Information given START

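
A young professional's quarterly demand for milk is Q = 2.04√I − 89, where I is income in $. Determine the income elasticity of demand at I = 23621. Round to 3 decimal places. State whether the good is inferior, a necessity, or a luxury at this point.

0.698 (necessity)

At I = 23621: Q = 224.530.
dQ/dI = 2.04/(2√I) = 0.00663668 at this income.
η = (dQ/dI)·(I/Q) = 0.00663668 × (23621/224.530) = 0.698.
Since 0 < η < 1, the good is a necessity.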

Information given END

Your goal: All the entries above must be repeated exactly as they were given.

Expected output:
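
A young professional's quarterly demand for milk is Q = 2.04√I − 89, where I is income in $. Determine the income elasticity of demand at I = 23621. Round to 3 decimal places. State whether the good is inferior, a necessity, or a luxury at this point.

0.698 (necessity)

At I = 23621: Q = 224.530.
dQ/dI = 2.04/(2√I) = 0.00663668 at this income.
η = (dQ/dI)·(I/Q) = 0.00663668 × (23621/224.530) = 0.698.
Since 0 < η < 1, the good is a necessity.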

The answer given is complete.